* EXERCISE *
Of the lines in the data below, write out exactly those from the one holding "archived | 1" through the one holding "- field extras", both included.

Records drawn from a dataset
┌────────

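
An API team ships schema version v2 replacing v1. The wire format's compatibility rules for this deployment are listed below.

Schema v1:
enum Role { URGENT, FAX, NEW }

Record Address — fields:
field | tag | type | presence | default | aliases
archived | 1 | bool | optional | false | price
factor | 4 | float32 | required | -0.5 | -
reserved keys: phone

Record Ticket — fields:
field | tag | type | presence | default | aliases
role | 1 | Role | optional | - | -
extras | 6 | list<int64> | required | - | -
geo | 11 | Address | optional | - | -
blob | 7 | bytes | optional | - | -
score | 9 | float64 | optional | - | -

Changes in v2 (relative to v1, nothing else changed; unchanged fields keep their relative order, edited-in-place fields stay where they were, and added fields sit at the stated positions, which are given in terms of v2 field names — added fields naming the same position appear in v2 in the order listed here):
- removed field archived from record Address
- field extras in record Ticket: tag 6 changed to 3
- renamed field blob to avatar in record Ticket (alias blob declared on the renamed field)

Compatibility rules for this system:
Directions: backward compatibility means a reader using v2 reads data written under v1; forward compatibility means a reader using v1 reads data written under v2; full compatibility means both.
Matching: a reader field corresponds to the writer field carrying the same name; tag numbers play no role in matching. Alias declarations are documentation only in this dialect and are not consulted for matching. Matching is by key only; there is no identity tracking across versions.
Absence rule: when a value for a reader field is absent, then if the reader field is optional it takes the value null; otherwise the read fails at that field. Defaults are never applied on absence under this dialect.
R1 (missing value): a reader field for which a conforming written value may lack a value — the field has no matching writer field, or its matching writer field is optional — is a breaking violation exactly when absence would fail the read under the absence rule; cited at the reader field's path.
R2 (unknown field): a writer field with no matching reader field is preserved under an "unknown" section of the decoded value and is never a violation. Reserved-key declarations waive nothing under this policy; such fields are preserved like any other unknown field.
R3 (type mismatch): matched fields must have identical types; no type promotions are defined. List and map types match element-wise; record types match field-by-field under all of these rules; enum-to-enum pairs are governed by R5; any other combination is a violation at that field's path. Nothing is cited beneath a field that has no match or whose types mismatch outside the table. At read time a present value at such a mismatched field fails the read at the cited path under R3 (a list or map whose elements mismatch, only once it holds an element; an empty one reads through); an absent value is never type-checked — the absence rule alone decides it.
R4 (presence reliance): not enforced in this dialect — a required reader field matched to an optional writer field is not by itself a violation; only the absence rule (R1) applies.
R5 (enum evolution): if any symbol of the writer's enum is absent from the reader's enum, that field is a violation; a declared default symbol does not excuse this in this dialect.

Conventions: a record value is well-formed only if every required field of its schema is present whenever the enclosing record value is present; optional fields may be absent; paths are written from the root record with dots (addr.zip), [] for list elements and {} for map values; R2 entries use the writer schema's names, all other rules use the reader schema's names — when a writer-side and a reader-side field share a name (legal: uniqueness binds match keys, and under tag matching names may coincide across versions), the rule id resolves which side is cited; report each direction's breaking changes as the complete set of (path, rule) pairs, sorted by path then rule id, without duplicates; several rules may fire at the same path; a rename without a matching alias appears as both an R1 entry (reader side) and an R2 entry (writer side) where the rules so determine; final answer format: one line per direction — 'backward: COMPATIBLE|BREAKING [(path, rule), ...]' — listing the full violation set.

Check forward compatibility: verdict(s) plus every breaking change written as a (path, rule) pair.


the writer's type comes first in each Ticket pair
forward on Ticket — v1 reading data written by v2:
  Role -> Role, writer optional: role aligns to role
  list<int64> -> list<int64>, writer required: extras aligns to extras
  Address -> Address, writer optional: geo aligns to geo
  blob: no writer-side match
  float64 -> float64, writer optional: score aligns to score
  writer field avatar has no reader counterpart
  geo.archived: no writer-side match
  float32 -> float32, writer required: geo.factor aligns to geo.factor
  => forward verdict for Ticket: COMPATIBLE, no violations
the rest of the Ticket diff is inert for this question:
  removed field archived from record Address -> triggers nothing under Ticket's printed rules — same verdict
  field extras in record Ticket: tag 6 changed to 3 -> triggers nothing under Ticket's printed rules — same verdict
  renamed field blob to avatar in record Ticket (alias blob declared on the renamed field) -> triggers nothing under Ticket's printed rules — same verdict

forward: COMPATIBLE []


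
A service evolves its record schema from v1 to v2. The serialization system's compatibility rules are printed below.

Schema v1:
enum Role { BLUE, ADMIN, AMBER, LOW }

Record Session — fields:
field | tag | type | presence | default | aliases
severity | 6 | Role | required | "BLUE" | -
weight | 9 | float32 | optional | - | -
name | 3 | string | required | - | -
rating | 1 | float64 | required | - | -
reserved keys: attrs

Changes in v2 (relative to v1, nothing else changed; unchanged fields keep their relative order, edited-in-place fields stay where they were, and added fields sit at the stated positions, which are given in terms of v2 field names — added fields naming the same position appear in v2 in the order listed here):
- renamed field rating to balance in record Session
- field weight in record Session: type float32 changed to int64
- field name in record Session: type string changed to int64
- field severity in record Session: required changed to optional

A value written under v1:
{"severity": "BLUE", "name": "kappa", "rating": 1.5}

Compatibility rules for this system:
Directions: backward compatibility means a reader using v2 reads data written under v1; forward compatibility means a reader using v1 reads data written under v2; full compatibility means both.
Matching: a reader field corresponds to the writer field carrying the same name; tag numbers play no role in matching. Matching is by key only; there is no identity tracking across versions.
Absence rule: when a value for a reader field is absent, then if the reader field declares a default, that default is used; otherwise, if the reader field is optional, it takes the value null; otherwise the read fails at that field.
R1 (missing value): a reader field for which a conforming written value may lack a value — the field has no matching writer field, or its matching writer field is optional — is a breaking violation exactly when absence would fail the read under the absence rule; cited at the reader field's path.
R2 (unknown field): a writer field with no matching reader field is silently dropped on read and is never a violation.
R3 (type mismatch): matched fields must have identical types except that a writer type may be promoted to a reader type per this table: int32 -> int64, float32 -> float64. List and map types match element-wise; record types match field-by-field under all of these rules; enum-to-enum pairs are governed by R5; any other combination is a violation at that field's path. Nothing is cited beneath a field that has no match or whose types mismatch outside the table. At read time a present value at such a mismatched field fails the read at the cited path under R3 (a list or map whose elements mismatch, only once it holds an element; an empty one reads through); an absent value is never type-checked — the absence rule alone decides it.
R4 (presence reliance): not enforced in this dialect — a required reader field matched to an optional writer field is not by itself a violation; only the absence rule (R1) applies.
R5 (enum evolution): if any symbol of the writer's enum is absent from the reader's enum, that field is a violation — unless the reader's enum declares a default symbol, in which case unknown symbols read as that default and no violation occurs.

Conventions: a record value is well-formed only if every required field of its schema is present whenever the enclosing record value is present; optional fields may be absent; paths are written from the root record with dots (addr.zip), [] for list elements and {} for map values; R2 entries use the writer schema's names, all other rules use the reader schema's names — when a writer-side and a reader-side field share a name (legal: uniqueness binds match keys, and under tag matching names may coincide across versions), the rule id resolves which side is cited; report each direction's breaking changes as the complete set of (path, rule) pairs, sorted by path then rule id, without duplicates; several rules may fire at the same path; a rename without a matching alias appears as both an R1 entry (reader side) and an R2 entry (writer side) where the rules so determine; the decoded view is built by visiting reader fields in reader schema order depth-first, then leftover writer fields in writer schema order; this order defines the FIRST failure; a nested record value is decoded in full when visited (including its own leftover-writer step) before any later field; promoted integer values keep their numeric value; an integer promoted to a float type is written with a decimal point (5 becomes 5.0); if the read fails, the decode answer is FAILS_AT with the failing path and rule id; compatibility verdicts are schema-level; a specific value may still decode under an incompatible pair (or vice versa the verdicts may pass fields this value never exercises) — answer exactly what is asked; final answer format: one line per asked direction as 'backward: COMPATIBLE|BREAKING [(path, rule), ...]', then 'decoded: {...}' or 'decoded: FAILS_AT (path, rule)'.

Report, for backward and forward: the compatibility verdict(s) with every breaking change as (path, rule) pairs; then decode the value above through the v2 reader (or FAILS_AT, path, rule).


backward: BREAKING [(balance, R1), (name, R3), (weight, R3)]; forward: BREAKING [(name, R3), (rating, R1), (weight, R3)]; decoded: FAILS_AT (name, R3)

in Session below, arrows point writer -> reader
backward for Session (reader v2, writer v1):
  severity <- severity (Role -> Role, writer required)
  weight <- weight (float32 -> int64, writer optional)
  name <- name (string -> int64, writer required)
  balance: no writer-side match
  writer field rating has no reader counterpart
  breaking: (balance, R1)
  breaking: (name, R3)
  breaking: (weight, R3)
  => backward: BREAKING (3)
forward for Session (reader v1, writer v2):
  severity <- severity (Role -> Role, writer optional)
  weight <- weight (int64 -> float32, writer optional)
  name <- name (int64 -> string, writer required)
  rating: no writer-side match
  writer field balance has no reader counterpart
  breaking: (name, R3)
  breaking: (rating, R1)
  breaking: (weight, R3)
  => forward: BREAKING (3)
migrating the Session value to v2:
  severity := "BLUE"
  weight := null (missing; optional => null)
  read fails at name under R3
  => FAILS_AT (name, R3)


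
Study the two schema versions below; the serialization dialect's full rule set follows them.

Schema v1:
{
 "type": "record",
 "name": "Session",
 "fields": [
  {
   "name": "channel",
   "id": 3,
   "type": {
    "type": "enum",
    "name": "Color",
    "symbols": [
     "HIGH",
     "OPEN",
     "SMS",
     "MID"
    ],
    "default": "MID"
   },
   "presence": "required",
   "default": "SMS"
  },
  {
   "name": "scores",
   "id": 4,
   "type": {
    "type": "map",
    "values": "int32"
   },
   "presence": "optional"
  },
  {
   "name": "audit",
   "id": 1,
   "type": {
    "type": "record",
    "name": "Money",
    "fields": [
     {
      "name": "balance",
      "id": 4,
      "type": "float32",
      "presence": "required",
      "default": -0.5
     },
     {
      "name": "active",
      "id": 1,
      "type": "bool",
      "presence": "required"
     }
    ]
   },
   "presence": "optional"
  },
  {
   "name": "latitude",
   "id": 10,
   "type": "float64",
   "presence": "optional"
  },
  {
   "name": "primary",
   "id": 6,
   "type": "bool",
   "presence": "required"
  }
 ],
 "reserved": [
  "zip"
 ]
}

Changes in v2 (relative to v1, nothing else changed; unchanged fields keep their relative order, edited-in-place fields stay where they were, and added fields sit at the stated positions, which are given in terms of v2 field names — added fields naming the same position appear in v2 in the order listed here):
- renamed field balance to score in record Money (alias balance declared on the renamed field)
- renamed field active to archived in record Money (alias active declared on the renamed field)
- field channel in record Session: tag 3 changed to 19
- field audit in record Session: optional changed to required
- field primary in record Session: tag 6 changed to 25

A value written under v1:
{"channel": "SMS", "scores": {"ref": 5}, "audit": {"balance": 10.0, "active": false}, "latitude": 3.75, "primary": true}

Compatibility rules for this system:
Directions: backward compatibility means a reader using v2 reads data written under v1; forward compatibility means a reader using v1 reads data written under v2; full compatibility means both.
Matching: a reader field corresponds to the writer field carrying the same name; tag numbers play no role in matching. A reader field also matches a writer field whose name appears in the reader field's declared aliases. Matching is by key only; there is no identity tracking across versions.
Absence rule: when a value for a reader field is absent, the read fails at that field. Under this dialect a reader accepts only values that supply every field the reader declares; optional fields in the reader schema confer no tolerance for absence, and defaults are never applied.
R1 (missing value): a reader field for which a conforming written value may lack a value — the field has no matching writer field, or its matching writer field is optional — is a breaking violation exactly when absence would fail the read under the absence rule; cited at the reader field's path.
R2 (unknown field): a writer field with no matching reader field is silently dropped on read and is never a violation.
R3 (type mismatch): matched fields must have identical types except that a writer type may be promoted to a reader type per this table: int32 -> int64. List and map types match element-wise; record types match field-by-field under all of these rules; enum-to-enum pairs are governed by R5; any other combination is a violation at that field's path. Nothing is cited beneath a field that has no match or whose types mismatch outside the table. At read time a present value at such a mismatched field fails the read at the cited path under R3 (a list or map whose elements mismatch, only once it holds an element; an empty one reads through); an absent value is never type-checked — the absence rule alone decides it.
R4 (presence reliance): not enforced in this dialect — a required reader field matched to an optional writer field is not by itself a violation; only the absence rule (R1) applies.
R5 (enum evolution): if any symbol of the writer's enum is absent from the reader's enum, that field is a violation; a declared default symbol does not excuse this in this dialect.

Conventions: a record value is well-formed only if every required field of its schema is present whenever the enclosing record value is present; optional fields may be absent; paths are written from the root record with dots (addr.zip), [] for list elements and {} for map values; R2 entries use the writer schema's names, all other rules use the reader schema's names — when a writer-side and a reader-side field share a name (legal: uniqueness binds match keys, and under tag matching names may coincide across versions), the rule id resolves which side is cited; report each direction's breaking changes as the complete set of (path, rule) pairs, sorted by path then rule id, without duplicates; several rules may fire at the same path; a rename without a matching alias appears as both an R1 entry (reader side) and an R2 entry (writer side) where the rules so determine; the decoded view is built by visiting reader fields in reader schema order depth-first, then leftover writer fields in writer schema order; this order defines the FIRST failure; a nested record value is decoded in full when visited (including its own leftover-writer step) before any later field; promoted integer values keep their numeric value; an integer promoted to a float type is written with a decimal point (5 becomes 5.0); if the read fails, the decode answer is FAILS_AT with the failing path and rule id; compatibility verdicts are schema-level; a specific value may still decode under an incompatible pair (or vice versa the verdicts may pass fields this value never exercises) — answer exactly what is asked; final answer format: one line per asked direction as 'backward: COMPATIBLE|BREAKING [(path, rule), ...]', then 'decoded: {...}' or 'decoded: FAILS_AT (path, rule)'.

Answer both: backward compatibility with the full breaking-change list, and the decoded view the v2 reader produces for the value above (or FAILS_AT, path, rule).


in Session below, arrows point writer -> reader
backward analysis of Session with v2 as reader and v1 as writer:
  channel: paired with writer channel (Color -> Color; writer required)
  scores: paired with writer scores (map<string, int32> -> map<string, int32>; writer optional)
  audit: paired with writer audit (Money -> Money; writer optional)
  latitude: paired with writer latitude (float64 -> float64; writer optional)
  primary: paired with writer primary (bool -> bool; writer required)
  audit.score: paired with writer audit.balance (float32 -> float32; writer required)
  audit.archived: paired with writer audit.active (bool -> bool; writer required)
  R1 fires at audit
  R1 fires at latitude
  R1 fires at scores
  => backward verdict for Session: BREAKING, 3 violation(s)
decoding the Session value with the v2 reader:
  channel := "SMS"
  scores := {"ref": 5}
  audit.score := 10.0 (from writer balance)
  audit.archived := false (from writer active)
  latitude := 3.75
  primary := true
  => decoded: {"channel": "SMS", "scores": {"ref": 5}, "audit": {"score": 10.0, "archived": false}, "latitude": 3.75, "primary": true}
ruling out the remaining Session differences:
  field channel in record Session: tag 3 changed to 19 -> fires no rule on Session, leaving the asked answer as it is
  field audit in record Session: optional changed to required -> its effect on Session is confined to the forward direction, not asked
  field primary in record Session: tag 6 changed to 25 -> fires no rule on Session, leaving the asked answer as it is

backward: BREAKING [(audit, R1), (latitude, R1), (scores, R1)]; decoded: {"channel": "SMS", "scores": {"ref": 5}, "audit": {"score": 10.0, "archived": false}, "latitude": 3.75, "primary": true}


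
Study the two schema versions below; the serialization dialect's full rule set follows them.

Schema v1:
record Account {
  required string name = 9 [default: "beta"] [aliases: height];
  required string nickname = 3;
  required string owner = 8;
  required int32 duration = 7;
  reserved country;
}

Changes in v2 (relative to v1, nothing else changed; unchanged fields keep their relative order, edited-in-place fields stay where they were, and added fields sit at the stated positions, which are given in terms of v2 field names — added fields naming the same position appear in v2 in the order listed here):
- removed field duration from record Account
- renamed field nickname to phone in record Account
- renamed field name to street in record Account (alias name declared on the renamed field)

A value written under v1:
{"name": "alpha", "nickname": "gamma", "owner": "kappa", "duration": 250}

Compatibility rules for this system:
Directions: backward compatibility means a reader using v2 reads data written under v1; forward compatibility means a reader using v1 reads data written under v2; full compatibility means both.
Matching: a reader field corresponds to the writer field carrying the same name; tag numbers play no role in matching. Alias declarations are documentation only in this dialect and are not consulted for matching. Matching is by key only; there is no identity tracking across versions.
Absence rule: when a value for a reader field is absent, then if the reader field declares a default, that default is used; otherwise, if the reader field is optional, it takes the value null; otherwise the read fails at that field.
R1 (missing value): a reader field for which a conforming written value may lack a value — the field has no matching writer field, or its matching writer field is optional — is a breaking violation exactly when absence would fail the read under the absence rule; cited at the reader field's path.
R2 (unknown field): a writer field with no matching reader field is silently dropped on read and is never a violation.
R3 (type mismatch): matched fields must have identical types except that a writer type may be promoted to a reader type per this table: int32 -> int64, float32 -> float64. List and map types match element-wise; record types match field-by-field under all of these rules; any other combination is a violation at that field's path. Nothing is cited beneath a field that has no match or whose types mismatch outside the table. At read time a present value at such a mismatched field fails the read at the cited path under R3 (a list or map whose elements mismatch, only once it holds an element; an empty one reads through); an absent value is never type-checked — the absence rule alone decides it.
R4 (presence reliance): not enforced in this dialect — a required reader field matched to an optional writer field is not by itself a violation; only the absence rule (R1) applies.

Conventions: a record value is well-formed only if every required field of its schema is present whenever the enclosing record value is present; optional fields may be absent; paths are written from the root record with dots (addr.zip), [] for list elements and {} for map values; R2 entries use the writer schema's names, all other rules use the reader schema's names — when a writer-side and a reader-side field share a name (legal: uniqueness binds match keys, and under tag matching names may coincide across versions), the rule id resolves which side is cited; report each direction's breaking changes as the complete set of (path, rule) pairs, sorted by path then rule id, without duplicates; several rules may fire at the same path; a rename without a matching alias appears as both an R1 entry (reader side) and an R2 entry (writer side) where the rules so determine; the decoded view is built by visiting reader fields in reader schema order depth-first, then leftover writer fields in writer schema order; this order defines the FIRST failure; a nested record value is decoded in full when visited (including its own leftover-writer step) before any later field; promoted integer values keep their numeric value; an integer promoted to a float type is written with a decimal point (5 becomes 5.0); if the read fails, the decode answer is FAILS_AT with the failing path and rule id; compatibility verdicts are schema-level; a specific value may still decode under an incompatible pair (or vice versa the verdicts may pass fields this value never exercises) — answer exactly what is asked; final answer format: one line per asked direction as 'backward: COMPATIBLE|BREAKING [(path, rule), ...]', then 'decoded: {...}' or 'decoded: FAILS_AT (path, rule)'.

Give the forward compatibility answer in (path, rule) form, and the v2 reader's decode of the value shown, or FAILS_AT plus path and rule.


forward: BREAKING [(duration, R1), (nickname, R1)]; decoded: FAILS_AT (phone, R1)

arrows below run writer -> reader for Account
forward analysis of Account with v1 as reader and v2 as writer:
  no writer field matches reader name
  no writer field matches reader nickname
  owner <- owner (string -> string, writer required)
  no writer field matches reader duration
  leftover writer field: street
  leftover writer field: phone
  violation R1 at duration
  violation R1 at nickname
  forward on Account therefore BREAKING (2)
decode (reader v2):
  street := "beta" (absent -> default)
  read fails at phone under R1 (no fill)
  => FAILS_AT (phone, R1)
diffs on Account not affecting the asked answer:
  renamed field name to street in record Account (alias name declared on the renamed field) -> fires no rule on Account, leaving the asked answer as it is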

└────────

* TASK ANSWER *
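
archived | 1 | bool | optional | false | price
factor | 4 | float32 | required | -0.5 | -
reserved keys: phone

Record Ticket — fields:
field | tag | type | presence | default | aliases
role | 1 | Role | optional | - | -
extras | 6 | list<int64> | required | - | -
geo | 11 | Address | optional | - | -
blob | 7 | bytes | optional | - | -
score | 9 | float64 | optional | - | -

Changes in v2 (relative to v1, nothing else changed; unchanged fields keep their relative order, edited-in-place fields stay where they were, and added fields sit at the stated positions, which are given in terms of v2 field names — added fields naming the same position appear in v2 in the order listed here):
- removed field archived from record Address
- field extras in record Ticket: tag 6 changed to 3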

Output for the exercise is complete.